Collected data entries>
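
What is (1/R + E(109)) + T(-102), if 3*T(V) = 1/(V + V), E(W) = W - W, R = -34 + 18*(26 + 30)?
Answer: -181/298044 ≈ -0.00060729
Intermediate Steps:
R = 974 (R = -34 + 18*56 = -34 + 1008 = 974)
E(W) = 0
T(V) = 1/(6*V) (T(V) = 1/(3*(V + V)) = 1/(3*((2*V))) = (1/(2*V))/3 = 1/(6*V))
(1/R + E(109)) + T(-102) = (1/974 + 0) + (⅙)/(-102) = (1/974 + 0) + (⅙)*(-1/102) = 1/974 - 1/612 = -181/298044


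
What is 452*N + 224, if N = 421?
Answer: 190516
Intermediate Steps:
452*N + 224 = 452*421 + 224 = 190292 + 224 = 190516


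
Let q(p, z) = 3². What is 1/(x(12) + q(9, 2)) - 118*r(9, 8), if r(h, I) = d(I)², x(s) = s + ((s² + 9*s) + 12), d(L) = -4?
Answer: -538079/285 ≈ -1888.0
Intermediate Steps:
q(p, z) = 9
x(s) = 12 + s² + 10*s (x(s) = s + (12 + s² + 9*s) = 12 + s² + 10*s)
r(h, I) = 16 (r(h, I) = (-4)² = 16)
1/(x(12) + q(9, 2)) - 118*r(9, 8) = 1/((12 + 12² + 10*12) + 9) - 118*16 = 1/((12 + 144 + 120) + 9) - 1888 = 1/(276 + 9) - 1888 = 1/285 - 1888 = -538079/285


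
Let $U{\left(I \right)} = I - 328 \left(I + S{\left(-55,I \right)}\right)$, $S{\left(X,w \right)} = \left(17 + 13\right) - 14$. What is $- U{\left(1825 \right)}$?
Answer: $602023$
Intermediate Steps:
$S{\left(X,w \right)} = 16$ ($S{\left(X,w \right)} = 30 - 14 = 16$)
$U{\left(I \right)} = -5248 - 327 I$ ($U{\left(I \right)} = I - 328 \left(I + 16\right) = I - 328 \left(16 + I\right) = I - \left(5248 + 328 I\right) = -5248 - 327 I$)
$- U{\left(1825 \right)} = - (-5248 - 596775) = \left(-1\right) \left(-602023\right) = 602023$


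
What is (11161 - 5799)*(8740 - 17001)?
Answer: -44295482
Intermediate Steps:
(11161 - 5799)*(8740 - 17001) = 5362*(-8261) = -44295482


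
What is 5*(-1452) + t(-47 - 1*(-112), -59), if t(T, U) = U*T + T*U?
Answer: -14930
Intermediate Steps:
t(T, U) = 2*T*U (t(T, U) = T*U + T*U = 2*T*U)
5*(-1452) + t(-47 - 1*(-112), -59) = 5*(-1452) + 2*(-47 - 1*(-112))*(-59) = -7260 + 2*(-47 + 112)*(-59) = -7260 + 2*65*(-59) = -7260 - 7670 = -14930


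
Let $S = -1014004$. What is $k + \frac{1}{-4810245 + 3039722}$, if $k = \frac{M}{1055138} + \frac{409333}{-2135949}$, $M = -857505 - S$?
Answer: $- \frac{24693786108519533}{570037826873244018} \approx -0.04332$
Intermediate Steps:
$M = 156499$ ($M = -857505 - -1014004 = -857505 + 1014004 = 156499$)
$k = - \frac{13946988629}{321960136566}$ ($k = \frac{156499}{1055138} + \frac{409333}{-2135949} = 156499 \cdot \frac{1}{1055138} + 409333 \left(- \frac{1}{2135949}\right) = \frac{22357}{150734} - \frac{409333}{2135949} = - \frac{13946988629}{321960136566} \approx -0.043319$)
$k + \frac{1}{-4810245 + 3039722} = - \frac{13946988629}{321960136566} + \frac{1}{-4810245 + 3039722} = - \frac{13946988629}{321960136566} + \frac{1}{-1770523} = - \frac{13946988629}{321960136566} - \frac{1}{1770523} = - \frac{24693786108519533}{570037826873244018}$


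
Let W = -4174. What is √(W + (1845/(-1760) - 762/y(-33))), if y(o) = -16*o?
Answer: 5*I*√1293710/88 ≈ 64.626*I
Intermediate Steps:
√(W + (1845/(-1760) - 762/y(-33))) = √(-4174 + (1845/(-1760) - 762/((-16*(-33))))) = √(-4174 + (1845*(-1/1760) - 762/528)) = √(-4174 + (-369/352 - 762*1/528)) = √(-4174 + (-369/352 - 127/88)) = √(-4174 - 877/352) = √(-1470125/352) = 5*I*√1293710/88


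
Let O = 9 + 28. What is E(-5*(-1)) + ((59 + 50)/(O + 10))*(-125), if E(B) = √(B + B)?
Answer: -13625/47 + √10 ≈ -286.73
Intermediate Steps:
O = 37
E(B) = √2*√B (E(B) = √(2*B) = √2*√B)
E(-5*(-1)) + ((59 + 50)/(O + 10))*(-125) = √2*√(-5*(-1)) + ((59 + 50)/(37 + 10))*(-125) = √2*√5 + (109/47)*(-125) = √10 + (109*(1/47))*(-125) = √10 + (109/47)*(-125) = √10 - 13625/47 = -13625/47 + √10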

About this task>
Output every record without changing any wording.

Result of the task>
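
What is (1/R + E(109)) + T(-102), if 3*T(V) = 1/(V + V), E(W) = W - W, R = -34 + 18*(26 + 30)?
Answer: -181/298044 ≈ -0.00060729
Intermediate Steps:
R = 974 (R = -34 + 18*56 = -34 + 1008 = 974)
E(W) = 0
T(V) = 1/(6*V) (T(V) = 1/(3*(V + V)) = 1/(3*((2*V))) = (1/(2*V))/3 = 1/(6*V))
(1/R + E(109)) + T(-102) = (1/974 + 0) + (⅙)/(-102) = (1/974 + 0) + (⅙)*(-1/102) = 1/974 - 1/612 = -181/298044


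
What is 452*N + 224, if N = 421?
Answer: 190516
Intermediate Steps:
452*N + 224 = 452*421 + 224 = 190292 + 224 = 190516


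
Let q(p, z) = 3². What is 1/(x(12) + q(9, 2)) - 118*r(9, 8), if r(h, I) = d(I)², x(s) = s + ((s² + 9*s) + 12), d(L) = -4?
Answer: -538079/285 ≈ -1888.0
Intermediate Steps:
q(p, z) = 9
x(s) = 12 + s² + 10*s (x(s) = s + (12 + s² + 9*s) = 12 + s² + 10*s)
r(h, I) = 16 (r(h, I) = (-4)² = 16)
1/(x(12) + q(9, 2)) - 118*r(9, 8) = 1/((12 + 12² + 10*12) + 9) - 118*16 = 1/((12 + 144 + 120) + 9) - 1888 = 1/(276 + 9) - 1888 = 1/285 - 1888 = -538079/285


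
Let $U{\left(I \right)} = I - 328 \left(I + S{\left(-55,I \right)}\right)$, $S{\left(X,w \right)} = \left(17 + 13\right) - 14$. What is $- U{\left(1825 \right)}$?
Answer: $602023$
Intermediate Steps:
$S{\left(X,w \right)} = 16$ ($S{\left(X,w \right)} = 30 - 14 = 16$)
$U{\left(I \right)} = -5248 - 327 I$ ($U{\left(I \right)} = I - 328 \left(I + 16\right) = I - 328 \left(16 + I\right) = I - \left(5248 + 328 I\right) = -5248 - 327 I$)
$- U{\left(1825 \right)} = - (-5248 - 596775) = \left(-1\right) \left(-602023\right) = 602023$


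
What is (11161 - 5799)*(8740 - 17001)?
Answer: -44295482
Intermediate Steps:
(11161 - 5799)*(8740 - 17001) = 5362*(-8261) = -44295482


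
What is 5*(-1452) + t(-47 - 1*(-112), -59), if t(T, U) = U*T + T*U?
Answer: -14930
Intermediate Steps:
t(T, U) = 2*T*U (t(T, U) = T*U + T*U = 2*T*U)
5*(-1452) + t(-47 - 1*(-112), -59) = 5*(-1452) + 2*(-47 - 1*(-112))*(-59) = -7260 + 2*(-47 + 112)*(-59) = -7260 + 2*65*(-59) = -7260 - 7670 = -14930


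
Let $S = -1014004$. What is $k + \frac{1}{-4810245 + 3039722}$, if $k = \frac{M}{1055138} + \frac{409333}{-2135949}$, $M = -857505 - S$?
Answer: $- \frac{24693786108519533}{570037826873244018} \approx -0.04332$
Intermediate Steps:
$M = 156499$ ($M = -857505 - -1014004 = -857505 + 1014004 = 156499$)
$k = - \frac{13946988629}{321960136566}$ ($k = \frac{156499}{1055138} + \frac{409333}{-2135949} = 156499 \cdot \frac{1}{1055138} + 409333 \left(- \frac{1}{2135949}\right) = \frac{22357}{150734} - \frac{409333}{2135949} = - \frac{13946988629}{321960136566} \approx -0.043319$)
$k + \frac{1}{-4810245 + 3039722} = - \frac{13946988629}{321960136566} + \frac{1}{-4810245 + 3039722} = - \frac{13946988629}{321960136566} + \frac{1}{-1770523} = - \frac{13946988629}{321960136566} - \frac{1}{1770523} = - \frac{24693786108519533}{570037826873244018}$


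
Let W = -4174. What is √(W + (1845/(-1760) - 762/y(-33))), if y(o) = -16*o?
Answer: 5*I*√1293710/88 ≈ 64.626*I
Intermediate Steps:
√(W + (1845/(-1760) - 762/y(-33))) = √(-4174 + (1845/(-1760) - 762/((-16*(-33))))) = √(-4174 + (1845*(-1/1760) - 762/528)) = √(-4174 + (-369/352 - 762*1/528)) = √(-4174 + (-369/352 - 127/88)) = √(-4174 - 877/352) = √(-1470125/352) = 5*I*√1293710/88


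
Let O = 9 + 28. What is E(-5*(-1)) + ((59 + 50)/(O + 10))*(-125), if E(B) = √(B + B)?
Answer: -13625/47 + √10 ≈ -286.73
Intermediate Steps:
O = 37
E(B) = √2*√B (E(B) = √(2*B) = √2*√B)
E(-5*(-1)) + ((59 + 50)/(O + 10))*(-125) = √2*√(-5*(-1)) + ((59 + 50)/(37 + 10))*(-125) = √2*√5 + (109/47)*(-125) = √10 + (109*(1/47))*(-125) = √10 + (109/47)*(-125) = √10 - 13625/47 = -13625/47 + √10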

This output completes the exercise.